** Opening Records for the exercise block **

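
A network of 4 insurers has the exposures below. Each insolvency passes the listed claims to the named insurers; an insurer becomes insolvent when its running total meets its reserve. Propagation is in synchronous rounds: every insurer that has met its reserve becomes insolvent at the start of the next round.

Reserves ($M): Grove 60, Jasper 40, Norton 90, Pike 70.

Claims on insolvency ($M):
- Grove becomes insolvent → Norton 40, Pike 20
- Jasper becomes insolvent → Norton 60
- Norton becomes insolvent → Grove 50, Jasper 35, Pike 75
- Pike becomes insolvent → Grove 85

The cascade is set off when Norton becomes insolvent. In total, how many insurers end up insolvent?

Round 1 — Norton becomes insolvent (initial).
  Grove: +50 → 50 < 60
  Jasper: +35 → 35 < 40
  Pike: +75 → 75 ≥ 70
Round 2 — Pike becomes insolvent.
  Grove: +85 → 135 ≥ 60
Round 3 — Grove becomes insolvent.
No further insolvencies.

3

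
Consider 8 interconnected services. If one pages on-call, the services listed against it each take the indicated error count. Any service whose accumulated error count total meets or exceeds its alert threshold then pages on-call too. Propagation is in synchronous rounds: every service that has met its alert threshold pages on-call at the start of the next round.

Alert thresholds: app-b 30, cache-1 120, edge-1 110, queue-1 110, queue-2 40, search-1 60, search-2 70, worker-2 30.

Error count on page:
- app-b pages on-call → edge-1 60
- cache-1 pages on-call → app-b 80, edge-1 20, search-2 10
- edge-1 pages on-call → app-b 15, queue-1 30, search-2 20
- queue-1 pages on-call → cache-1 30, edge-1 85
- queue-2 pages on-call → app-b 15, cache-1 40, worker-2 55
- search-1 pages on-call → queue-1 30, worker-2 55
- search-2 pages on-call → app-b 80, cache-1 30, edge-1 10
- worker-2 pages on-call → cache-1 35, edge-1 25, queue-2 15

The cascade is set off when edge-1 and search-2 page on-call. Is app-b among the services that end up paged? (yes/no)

Round 1 — edge-1, search-2 page on-call (initial).
  app-b: +15+80 → 95 ≥ 30
  cache-1: +30 → 30 < 120
  queue-1: +30 → 30 < 110
Round 2 — app-b pages on-call.
No further pages.

yes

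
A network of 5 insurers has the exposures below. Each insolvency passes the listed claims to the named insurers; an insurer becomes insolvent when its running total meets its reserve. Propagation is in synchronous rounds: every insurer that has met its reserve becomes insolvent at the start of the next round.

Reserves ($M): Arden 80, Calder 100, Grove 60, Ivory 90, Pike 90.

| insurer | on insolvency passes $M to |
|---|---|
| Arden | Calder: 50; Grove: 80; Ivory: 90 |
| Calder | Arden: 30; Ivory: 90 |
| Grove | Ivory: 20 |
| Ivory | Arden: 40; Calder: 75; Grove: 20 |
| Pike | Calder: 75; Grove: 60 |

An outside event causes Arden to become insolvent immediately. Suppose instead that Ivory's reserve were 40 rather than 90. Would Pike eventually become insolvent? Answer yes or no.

no

With Ivory's reserve at 40:
Round 1 — Arden becomes insolvent (initial).
  Calder: +50 → 50 < 100
  Grove: +80 → 80 ≥ 60
  Ivory: +90 → 90 ≥ 40
Round 2 — Grove, Ivory become insolvent.
  Calder: +75 → 125 ≥ 100
Round 3 — Calder becomes insolvent.
No further insolvencies.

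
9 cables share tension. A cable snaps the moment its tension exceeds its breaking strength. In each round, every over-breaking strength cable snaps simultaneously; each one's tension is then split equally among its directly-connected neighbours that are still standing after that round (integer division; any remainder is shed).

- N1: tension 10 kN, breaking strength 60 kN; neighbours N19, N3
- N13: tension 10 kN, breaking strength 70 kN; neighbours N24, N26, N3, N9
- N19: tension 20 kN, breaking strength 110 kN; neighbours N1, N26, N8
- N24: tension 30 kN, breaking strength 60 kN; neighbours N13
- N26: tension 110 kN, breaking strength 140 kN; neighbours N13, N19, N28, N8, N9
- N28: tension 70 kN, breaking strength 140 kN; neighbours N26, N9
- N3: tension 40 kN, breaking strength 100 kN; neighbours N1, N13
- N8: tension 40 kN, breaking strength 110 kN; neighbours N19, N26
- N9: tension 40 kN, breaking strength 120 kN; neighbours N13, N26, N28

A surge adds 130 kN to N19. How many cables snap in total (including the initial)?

Round 1 — N19 at 150 > 110. N19 snaps.
  N19 sheds 150 kN to N1, N26, N8: 50 each.
    N1: 10+50 = 60 ≤ 60
    N26: 110+50 = 160 > 140
    N8: 40+50 = 90 ≤ 110
Round 2 — N26 snaps.
  N26 sheds 160 kN to N13, N28, N8, N9: 40 each.
    N13: 10+40 = 50 ≤ 70
    N28: 70+40 = 110 ≤ 140
    N8: 90+40 = 130 > 110
    N9: 40+40 = 80 ≤ 120
Round 3 — N8 snaps.
  N8 sheds 130 kN: no online neighbours, lost.
No further breaks.

3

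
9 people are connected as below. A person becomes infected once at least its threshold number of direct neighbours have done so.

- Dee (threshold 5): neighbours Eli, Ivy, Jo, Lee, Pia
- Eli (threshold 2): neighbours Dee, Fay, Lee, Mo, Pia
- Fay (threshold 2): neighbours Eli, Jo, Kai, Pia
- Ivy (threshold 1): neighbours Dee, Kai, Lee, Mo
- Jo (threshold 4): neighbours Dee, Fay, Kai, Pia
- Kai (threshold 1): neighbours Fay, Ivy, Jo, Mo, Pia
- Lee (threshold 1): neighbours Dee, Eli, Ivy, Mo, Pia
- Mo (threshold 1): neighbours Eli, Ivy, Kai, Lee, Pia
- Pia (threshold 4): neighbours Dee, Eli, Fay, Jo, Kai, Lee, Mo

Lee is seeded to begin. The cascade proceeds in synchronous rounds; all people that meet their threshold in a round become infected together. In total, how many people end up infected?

7

Round 1 — Lee becomes infected (initial).
Round 2 — checking thresholds:
  Dee: 1 of 5 neighbours < 5, not yet.
  Eli: 1 of 5 neighbours < 2, not yet.
  Ivy: 1 of 4 neighbours ≥ 1, becomes infected.
  Mo: 1 of 5 neighbours ≥ 1, becomes infected.
  Pia: 1 of 7 neighbours < 4, not yet.
Round 3 — checking thresholds:
  Dee: 2 of 5 neighbours < 5, not yet.
  Eli: 2 of 5 neighbours ≥ 2, becomes infected.
  Kai: 2 of 5 neighbours ≥ 1, becomes infected.
  Pia: 2 of 7 neighbours < 4, not yet.
Round 4 — checking thresholds:
  Dee: 3 of 5 neighbours < 5, not yet.
  Fay: 2 of 4 neighbours ≥ 2, becomes infected.
  Jo: 1 of 4 neighbours < 4, not yet.
  Pia: 4 of 7 neighbours ≥ 4, becomes infected.
Round 5 — no new infections; cascade stops.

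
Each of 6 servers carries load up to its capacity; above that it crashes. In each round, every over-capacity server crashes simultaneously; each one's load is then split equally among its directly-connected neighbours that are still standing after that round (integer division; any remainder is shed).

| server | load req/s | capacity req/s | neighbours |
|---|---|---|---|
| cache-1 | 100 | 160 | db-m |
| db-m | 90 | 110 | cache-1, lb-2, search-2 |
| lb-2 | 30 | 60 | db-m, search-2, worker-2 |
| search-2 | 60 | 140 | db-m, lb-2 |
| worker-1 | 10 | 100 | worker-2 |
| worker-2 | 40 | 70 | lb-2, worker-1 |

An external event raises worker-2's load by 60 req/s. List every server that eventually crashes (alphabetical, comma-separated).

cache-1, db-m, lb-2, search-2, worker-2

Round 1 — worker-2 at 100 > 70. worker-2 crashes.
  worker-2 sheds 100 req/s to lb-2, worker-1: 50 each.
    lb-2: 30+50 = 80 > 60
    worker-1: 10+50 = 60 ≤ 100
Round 2 — lb-2 crashes.
  lb-2 sheds 80 req/s to db-m, search-2: 40 each.
    db-m: 90+40 = 130 > 110
    search-2: 60+40 = 100 ≤ 140
Round 3 — db-m crashes.
  db-m sheds 130 req/s to cache-1, search-2: 65 each.
    cache-1: 100+65 = 165 > 160
    search-2: 100+65 = 165 > 140
Round 4 — cache-1, search-2 crash.
  cache-1 sheds 165 req/s: no online neighbours, lost.
  search-2 sheds 165 req/s: no online neighbours, lost.
No further crashes.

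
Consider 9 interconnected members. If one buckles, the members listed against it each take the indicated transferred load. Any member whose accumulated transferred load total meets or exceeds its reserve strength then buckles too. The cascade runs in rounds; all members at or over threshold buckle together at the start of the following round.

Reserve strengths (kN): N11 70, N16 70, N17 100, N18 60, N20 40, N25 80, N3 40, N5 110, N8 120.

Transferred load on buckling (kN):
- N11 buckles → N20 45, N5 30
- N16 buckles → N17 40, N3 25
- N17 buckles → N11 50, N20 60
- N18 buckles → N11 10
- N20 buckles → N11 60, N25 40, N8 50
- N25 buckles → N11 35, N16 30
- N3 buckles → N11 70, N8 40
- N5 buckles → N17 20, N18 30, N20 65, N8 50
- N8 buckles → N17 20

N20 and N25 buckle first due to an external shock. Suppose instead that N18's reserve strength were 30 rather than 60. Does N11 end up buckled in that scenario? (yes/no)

yes

With N18's reserve strength at 30:
Round 1 — N20, N25 buckle (initial).
  N11: +60+35 → 95 ≥ 70
  N16: +30 → 30 < 70
  N8: +50 → 50 < 120
Round 2 — N11 buckles.
  N5: +30 → 30 < 110
No further bucklings.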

** Closing Records for the exercise block **

== Exercise ==
Across the whole listing, tally the lines that include the string "named". Reply with the number only.

== Reply ==
2